== Segment start ==
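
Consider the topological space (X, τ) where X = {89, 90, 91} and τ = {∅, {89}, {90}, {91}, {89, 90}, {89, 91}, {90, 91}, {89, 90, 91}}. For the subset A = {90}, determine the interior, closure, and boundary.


int(A) = {90}, cl(A) = {90}, ∂A = ∅.

Closed sets in (X, τ) are complements of opens:
  closed(X, τ) = {∅, {89}, {90}, {91}, {89, 90}, {89, 91}, {90, 91}, {89, 90, 91}}.
int(A) = ⋃ {U ∈ τ : U ⊆ A}. Opens contained in A: ∅, {90}.
Taking the union of these: int(A) = {90}.
cl(A) = ⋂ {C closed : A ⊆ C}. Closed sets containing A: {90}, {89, 90}, {90, 91}, {89, 90, 91}.
Intersecting these: cl(A) = {90}.
∂A = cl(A) ∖ int(A) = {90} ∖ {90} = ∅.


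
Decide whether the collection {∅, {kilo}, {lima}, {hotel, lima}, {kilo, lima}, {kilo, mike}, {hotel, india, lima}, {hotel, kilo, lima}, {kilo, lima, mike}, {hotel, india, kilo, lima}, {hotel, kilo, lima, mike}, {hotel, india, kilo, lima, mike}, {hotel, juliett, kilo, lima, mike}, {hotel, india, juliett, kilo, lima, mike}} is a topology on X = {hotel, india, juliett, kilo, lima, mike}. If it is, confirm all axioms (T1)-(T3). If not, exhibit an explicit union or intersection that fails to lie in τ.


τ IS a topology on X.

Axiom (T1): ∅ ∈ τ? Yes; X ∈ τ? Yes.
Axiom (T2/T3): check pairwise unions and intersections of members of τ.
All pairwise intersections and unions checked — each lies in τ. Therefore τ satisfies (T1), (T2), (T3): it IS a topology on X.


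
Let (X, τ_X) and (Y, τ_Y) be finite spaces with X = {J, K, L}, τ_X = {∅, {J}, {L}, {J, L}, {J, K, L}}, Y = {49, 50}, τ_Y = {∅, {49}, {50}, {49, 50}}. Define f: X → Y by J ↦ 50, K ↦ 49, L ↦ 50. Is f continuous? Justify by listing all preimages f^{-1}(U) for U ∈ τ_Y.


f is NOT continuous.

Compute f^{-1}(U) for each U ∈ τ_Y:
  U = ∅: f^{-1}(U) = ∅ ∈ τ_X ✓.
  U = {49}: f^{-1}(U) = {K} ∉ τ_X ✗.
  U = {50}: f^{-1}(U) = {J, L} ∈ τ_X ✓.
  U = {49, 50}: f^{-1}(U) = {J, K, L} ∈ τ_X ✓.
Found U = {49} with f^{-1}(U) = {K} not in τ_X. Therefore f is NOT continuous.


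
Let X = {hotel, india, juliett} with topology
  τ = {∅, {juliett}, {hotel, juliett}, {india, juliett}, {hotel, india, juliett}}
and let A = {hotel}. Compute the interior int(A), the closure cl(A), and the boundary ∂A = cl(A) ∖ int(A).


int(A) = ∅, cl(A) = {hotel}, ∂A = {hotel}.

Closed sets in (X, τ) are complements of opens:
  closed(X, τ) = {∅, {hotel}, {india}, {hotel, india}, {hotel, india, juliett}}.
int(A) = ⋃ {U ∈ τ : U ⊆ A}. Opens contained in A: ∅.
Taking the union of these: int(A) = ∅.
cl(A) = ⋂ {C closed : A ⊆ C}. Closed sets containing A: {hotel}, {hotel, india}, {hotel, india, juliett}.
Intersecting these: cl(A) = {hotel}.
∂A = cl(A) ∖ int(A) = {hotel} ∖ ∅ = {hotel}.


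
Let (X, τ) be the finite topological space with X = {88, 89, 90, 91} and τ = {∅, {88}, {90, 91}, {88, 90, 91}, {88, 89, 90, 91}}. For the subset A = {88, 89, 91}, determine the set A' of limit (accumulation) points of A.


A' = {89, 90}

For each x ∈ X, list the open sets U ∈ τ with x ∈ U, then check whether U ∩ (A ∖ {x}) ≠ ∅ for every such U.
  x = 88: open {88} ∋ x has {88} ∩ (A ∖ {88}) = ∅, so x is NOT a limit point.
  x = 89: opens ∋ x are {88, 89, 90, 91}; each meets A ∖ {89}, so x IS a limit point.
  x = 90: opens ∋ x are {90, 91}, {88, 90, 91}, {88, 89, 90, 91}; each meets A ∖ {90}, so x IS a limit point.
  x = 91: open {90, 91} ∋ x has {90, 91} ∩ (A ∖ {91}) = ∅, so x is NOT a limit point.
Collecting: A' = {89, 90}.


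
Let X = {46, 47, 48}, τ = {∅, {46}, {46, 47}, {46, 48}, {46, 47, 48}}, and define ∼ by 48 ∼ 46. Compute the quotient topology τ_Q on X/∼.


X/∼ = {[46=48], [47]}; |τ_Q| = 3.

Equivalence classes: [46=48], [47].
Quotient map π: X → X/∼ sends 46 ↦ [46=48], 47 ↦ [47], 48 ↦ [46=48].
For each subset V ⊆ X/∼, compute π^{-1}(V) ⊆ X and check whether π^{-1}(V) ∈ τ. V is open in τ_Q iff π^{-1}(V) ∈ τ.
  V = {}: π^{-1}(V) = ∅ ∈ τ ✓.
  V = {[46=48]}: π^{-1}(V) = {46, 48} ∈ τ ✓.
  V = {[47]}: π^{-1}(V) = {47} ∉ τ ✗.
  V = {[46=48], [47]}: π^{-1}(V) = {46, 47, 48} ∈ τ ✓.
Open sets in the quotient: τ_Q = {{}, {[46=48]}, {[46=48], [47]}} (3 elements).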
== Segment end ==
**TASK INSTRUCTIONS:** Reply with the lines from the one that contains "τ_Q on X/∼." through the last line of the material above, copied exactly and nothing else.

**TASK RESPONSE:**
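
Let X = {46, 47, 48}, τ = {∅, {46}, {46, 47}, {46, 48}, {46, 47, 48}}, and define ∼ by 48 ∼ 46. Compute the quotient topology τ_Q on X/∼.


X/∼ = {[46=48], [47]}; |τ_Q| = 3.

Equivalence classes: [46=48], [47].
Quotient map π: X → X/∼ sends 46 ↦ [46=48], 47 ↦ [47], 48 ↦ [46=48].
For each subset V ⊆ X/∼, compute π^{-1}(V) ⊆ X and check whether π^{-1}(V) ∈ τ. V is open in τ_Q iff π^{-1}(V) ∈ τ.
  V = {}: π^{-1}(V) = ∅ ∈ τ ✓.
  V = {[46=48]}: π^{-1}(V) = {46, 48} ∈ τ ✓.
  V = {[47]}: π^{-1}(V) = {47} ∉ τ ✗.
  V = {[46=48], [47]}: π^{-1}(V) = {46, 47, 48} ∈ τ ✓.
Open sets in the quotient: τ_Q = {{}, {[46=48]}, {[46=48], [47]}} (3 elements).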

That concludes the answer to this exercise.